◆ **What is being asked**
Return, exactly and in full, the lines of the records below starting at the one with "Terms and types" and ending at the one with "Reduction is normal", and no other lines.

---- Data for this exercise

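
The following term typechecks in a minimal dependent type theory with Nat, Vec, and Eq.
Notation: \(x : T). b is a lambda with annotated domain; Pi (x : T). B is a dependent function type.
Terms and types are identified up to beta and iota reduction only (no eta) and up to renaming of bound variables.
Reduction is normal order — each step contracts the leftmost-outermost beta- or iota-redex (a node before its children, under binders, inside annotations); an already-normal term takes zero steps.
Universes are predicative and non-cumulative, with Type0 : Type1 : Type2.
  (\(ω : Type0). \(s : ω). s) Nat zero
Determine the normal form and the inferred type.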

--------

◆ **Result of this exercise**
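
Terms and types are identified up to beta and iota reduction only (no eta) and up to renaming of bound variables.
Reduction is normal order — each step contracts the leftmost-outermost beta- or iota-redex (a node before its children, under binders, inside annotations); an already-normal term takes zero steps.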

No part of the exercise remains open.